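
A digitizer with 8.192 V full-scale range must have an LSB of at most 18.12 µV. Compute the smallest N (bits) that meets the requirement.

Number of steps required ≥ 8.192 V / 18.12 µV = 452097.13.
Need 2^N ≥ 452097.13; 2^18 = 262144, 2^19 = 524288.
Minimum N = 19.

19 bits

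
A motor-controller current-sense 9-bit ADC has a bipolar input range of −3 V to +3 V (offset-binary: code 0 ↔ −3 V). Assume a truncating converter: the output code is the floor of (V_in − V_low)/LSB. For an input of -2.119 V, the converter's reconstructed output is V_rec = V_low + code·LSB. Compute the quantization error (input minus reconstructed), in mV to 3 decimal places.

2.094 mV

Step size: 6 V ÷ 2^9 = 11.719 mV.
(V_in − V_low)/LSB = (-2.119 − (−3))/0.0117188 = 75.1787 → code 75 (floor).
V_rec = (−3) + 75·0.0117188 = -2.1210938 V.
Difference: 0.00209375 V → 2.094 mV.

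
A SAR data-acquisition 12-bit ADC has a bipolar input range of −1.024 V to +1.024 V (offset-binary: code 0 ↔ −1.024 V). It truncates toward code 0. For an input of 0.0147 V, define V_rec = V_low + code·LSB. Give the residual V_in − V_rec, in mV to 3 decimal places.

LSB = 2.048/2^12 = 0.500 mV.
(0.0147 − (−1.024))/0.0005 = 2077.4000; ⌊·⌋ gives code 2077.
Reconstructed: 0.0145 V.
Error = 0.0147 − 0.0145 = 0.0002 V = 0.200 mV.

0.200 mV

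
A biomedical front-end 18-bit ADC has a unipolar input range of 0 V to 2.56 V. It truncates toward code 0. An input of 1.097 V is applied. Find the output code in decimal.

code 112332

LSB = 2.56 V / 262144 = 9.77 µV.
(V_in − V_low)/LSB = (1.097 − 0) / 9.76563e-06 = 112332.800.
⌊·⌋(112332.800) = 112332.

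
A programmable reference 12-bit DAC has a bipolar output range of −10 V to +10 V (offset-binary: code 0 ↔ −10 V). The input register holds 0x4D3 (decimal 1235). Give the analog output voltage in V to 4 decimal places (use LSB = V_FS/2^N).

-3.9697 V

LSB = 20 V / 2^12 = 4.883 mV.
Code 0x4D3 = 1235 decimal.
V_out = (−10) + 1235 × 0.00488281 V = -3.96973 V.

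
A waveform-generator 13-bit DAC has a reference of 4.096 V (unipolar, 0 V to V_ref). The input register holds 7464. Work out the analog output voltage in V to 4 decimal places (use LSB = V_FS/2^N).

3.7320 V

LSB = 4.096 V / 2^13 = 0.500 mV.
V_out = 0 + 7464 × 0.0005 V = 3.732 V.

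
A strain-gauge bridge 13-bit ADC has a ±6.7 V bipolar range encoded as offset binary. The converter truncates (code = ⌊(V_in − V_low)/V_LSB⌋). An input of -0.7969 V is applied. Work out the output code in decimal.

Full-scale span = 13.4 V; LSB = 13.4/2^13 = 1.636 mV.
(V_in − V_low)/LSB = (-0.7969 − (−6.7)) / 0.00163574 = 3608.821.
⌊·⌋(3608.821) = 3608.

code 3608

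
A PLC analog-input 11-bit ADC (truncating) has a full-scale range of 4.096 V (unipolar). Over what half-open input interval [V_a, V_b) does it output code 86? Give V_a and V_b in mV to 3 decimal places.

[172.000 mV, 174.000 mV)

LSB = 4.096/2^11 = 2.000 mV.
V_a = V_low + 86·LSB = 0.172 V; V_b = V_low + 87·LSB = 0.174 V.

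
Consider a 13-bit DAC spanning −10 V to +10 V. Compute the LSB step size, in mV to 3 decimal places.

Full-scale span = 20 V.
LSB = 20 / 2^13 = 20 / 8192 = 0.00244141 V = 2.441 mV.

2.441 mV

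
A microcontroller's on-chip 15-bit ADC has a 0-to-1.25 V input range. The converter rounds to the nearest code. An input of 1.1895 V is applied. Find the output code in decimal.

code 31182

Full-scale span = 1.25 V; LSB = 1.25/2^15 = 38.15 µV.
(V_in − V_low)/LSB = (1.1895 − 0) / 3.8147e-05 = 31182.029.
So the output code is 31182.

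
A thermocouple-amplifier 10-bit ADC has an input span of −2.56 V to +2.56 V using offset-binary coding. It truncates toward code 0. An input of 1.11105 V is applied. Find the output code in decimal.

With 1024 levels over 5.12 V, one step is 5.000 mV.
Input sits at 734.210 steps above V_low.
⌊·⌋(734.210) = 734.

code 734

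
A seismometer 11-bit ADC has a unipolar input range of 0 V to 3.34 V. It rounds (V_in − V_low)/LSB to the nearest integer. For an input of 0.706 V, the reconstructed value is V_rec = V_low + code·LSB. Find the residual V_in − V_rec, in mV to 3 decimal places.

-0.162 mV

One LSB is 3.34 V / 2048 = 1.631 mV.
(V_in − V_low)/LSB = (0.706 − 0)/0.00163086 = 432.9006 → code 433 (round).
Code 433 maps back to 0 + 433×0.00163086 V = 0.70616211 V.
V_in − V_rec = -0.000162109 V = -0.162 mV.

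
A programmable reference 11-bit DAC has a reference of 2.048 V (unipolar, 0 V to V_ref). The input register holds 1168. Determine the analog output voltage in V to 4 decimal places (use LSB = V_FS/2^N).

1.1680 V

LSB = 2.048 V / 2^11 = 1.000 mV.
V_out = 0 + 1168 × 0.001 V = 1.168 V.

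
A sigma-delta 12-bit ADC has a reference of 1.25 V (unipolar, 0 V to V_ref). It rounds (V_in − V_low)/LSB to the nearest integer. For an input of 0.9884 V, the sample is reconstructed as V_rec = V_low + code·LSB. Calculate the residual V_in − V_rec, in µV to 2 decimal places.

One LSB is 1.25 V / 4096 = 305.18 µV.
(V_in − V_low)/LSB = (0.9884 − 0)/0.000305176 = 3238.7891 → code 3239 (round).
Reconstructed: 0.98846436 V.
Error = 0.9884 − 0.98846436 = -6.43555e-05 V = -64.36 µV.

-64.36 µV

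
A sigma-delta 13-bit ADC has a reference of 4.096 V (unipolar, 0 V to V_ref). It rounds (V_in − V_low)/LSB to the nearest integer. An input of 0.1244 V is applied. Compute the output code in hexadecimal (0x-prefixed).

code 0xF9 (decimal 249)

With 8192 levels over 4.096 V, one step is 0.500 mV.
Input sits at 248.800 steps above V_low.
round(248.800) = 249.
In hexadecimal (0x-prefixed): 0xF9.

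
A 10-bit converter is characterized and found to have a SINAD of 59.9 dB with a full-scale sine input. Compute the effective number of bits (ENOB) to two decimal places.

9.66 bits

ENOB = (SINAD − 1.76) / 6.02 = (59.9 − 1.76)/6.02 = 9.658.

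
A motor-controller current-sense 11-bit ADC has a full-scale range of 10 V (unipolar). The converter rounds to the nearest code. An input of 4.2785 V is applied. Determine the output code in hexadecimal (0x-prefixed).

code 0x36C (decimal 876)

Full-scale span = 10 V; LSB = 10/2^11 = 4.883 mV.
Input sits at 876.237 steps above V_low.
round(876.237) = 876.
In hexadecimal (0x-prefixed): 0x36C.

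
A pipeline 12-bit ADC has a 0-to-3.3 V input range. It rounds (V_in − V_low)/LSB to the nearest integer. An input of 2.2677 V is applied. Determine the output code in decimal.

code 2815

Full-scale span = 3.3 V; LSB = 3.3/2^12 = 0.806 mV.
Input sits at 2814.697 steps above V_low.
round(2814.697) = 2815.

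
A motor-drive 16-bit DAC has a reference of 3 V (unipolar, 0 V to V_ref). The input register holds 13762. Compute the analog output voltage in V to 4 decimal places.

LSB = 3 V / 2^16 = 45.78 µV.
V_out = 0 + 13762 × 4.57764e-05 V = 0.629974 V.

0.6300 V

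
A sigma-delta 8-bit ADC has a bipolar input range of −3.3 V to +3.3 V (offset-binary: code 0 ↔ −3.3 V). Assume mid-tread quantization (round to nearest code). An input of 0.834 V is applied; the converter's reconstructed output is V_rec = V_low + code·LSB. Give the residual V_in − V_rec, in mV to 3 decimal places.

Step size: 6.6 V ÷ 2^8 = 25.781 mV.
Scaled input = 160.3491 LSBs, so code = 160.
Reconstructed: 0.825 V.
Difference: 0.009 V → 9.000 mV.

9.000 mV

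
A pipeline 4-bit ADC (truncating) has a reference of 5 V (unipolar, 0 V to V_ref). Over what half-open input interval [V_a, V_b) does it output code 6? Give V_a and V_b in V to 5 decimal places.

LSB = 5/2^4 = 312.500 mV.
V_a = V_low + 6·LSB = 1.875 V; V_b = V_low + 7·LSB = 2.1875 V.

[1.87500 V, 2.18750 V)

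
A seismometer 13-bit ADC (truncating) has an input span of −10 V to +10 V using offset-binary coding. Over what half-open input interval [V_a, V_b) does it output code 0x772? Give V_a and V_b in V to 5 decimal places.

LSB = 20/2^13 = 2.441 mV.
Code 0x772 = 1906 decimal.
V_a = V_low + 1906·LSB = -5.34668 V; V_b = V_low + 1907·LSB = -5.34424 V.

[-5.34668 V, -5.34424 V)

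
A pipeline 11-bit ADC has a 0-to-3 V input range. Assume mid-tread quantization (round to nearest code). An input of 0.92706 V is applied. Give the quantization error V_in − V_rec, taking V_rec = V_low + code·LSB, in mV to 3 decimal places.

One LSB is 3 V / 2048 = 1.465 mV.
Scaled input = 632.8730 LSBs, so code = 633.
Reconstructed: 0.92724609 V.
V_in − V_rec = -0.000186094 V = -0.186 mV.

-0.186 mV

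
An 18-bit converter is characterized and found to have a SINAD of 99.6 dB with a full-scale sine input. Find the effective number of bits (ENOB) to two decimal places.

16.25 bits

ENOB = (SINAD − 1.76) / 6.02 = (99.6 − 1.76)/6.02 = 16.252.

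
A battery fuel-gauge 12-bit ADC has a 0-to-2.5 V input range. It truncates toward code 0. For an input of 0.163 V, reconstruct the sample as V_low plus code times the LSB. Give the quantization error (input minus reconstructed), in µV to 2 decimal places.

One LSB is 2.5 V / 4096 = 0.610 mV.
Scaled input = 267.0592 LSBs, so code = 267.
V_rec = 0 + 267·0.000610352 = 0.16296387 V.
Error = 0.163 − 0.16296387 = 3.61328e-05 V = 36.13 µV.

36.13 µV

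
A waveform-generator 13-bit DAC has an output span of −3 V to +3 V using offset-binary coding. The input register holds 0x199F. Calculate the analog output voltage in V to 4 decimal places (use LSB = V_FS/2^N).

1.8040 V

LSB = 6 V / 2^13 = 0.732 mV.
Code 0x199F = 6559 decimal.
V_out = (−3) + 6559 × 0.000732422 V = 1.80396 V.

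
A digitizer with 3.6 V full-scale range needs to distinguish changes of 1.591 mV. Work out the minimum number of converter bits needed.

12 bits

Number of steps required ≥ 3.6 V / 1.591 mV = 2262.73.
Need 2^N ≥ 2262.73; 2^11 = 2048, 2^12 = 4096.
Minimum N = 12.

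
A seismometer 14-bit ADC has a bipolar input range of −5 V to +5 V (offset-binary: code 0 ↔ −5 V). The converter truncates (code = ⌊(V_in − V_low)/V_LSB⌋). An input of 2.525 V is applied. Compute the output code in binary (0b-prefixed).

Full-scale span = 10 V; LSB = 10/2^14 = 0.610 mV.
Input sits at 12328.960 steps above V_low.
So the output code is 12328.
In binary (0b-prefixed): 0b11000000101000.

code 0b11000000101000 (decimal 12328)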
++++++
EXERCISE AIM:
In the answer, include exactly the lines from the line containing "A seismometer 14-bit" through the end of the data, and nothing else.

ANSWER TO THE PROBLEM:
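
A seismometer 14-bit ADC has a bipolar input range of −5 V to +5 V (offset-binary: code 0 ↔ −5 V). The converter truncates (code = ⌊(V_in − V_low)/V_LSB⌋). An input of 2.525 V is applied. Compute the output code in binary (0b-prefixed).

Full-scale span = 10 V; LSB = 10/2^14 = 0.610 mV.
Input sits at 12328.960 steps above V_low.
So the output code is 12328.
In binary (0b-prefixed): 0b11000000101000.

code 0b11000000101000 (decimal 12328)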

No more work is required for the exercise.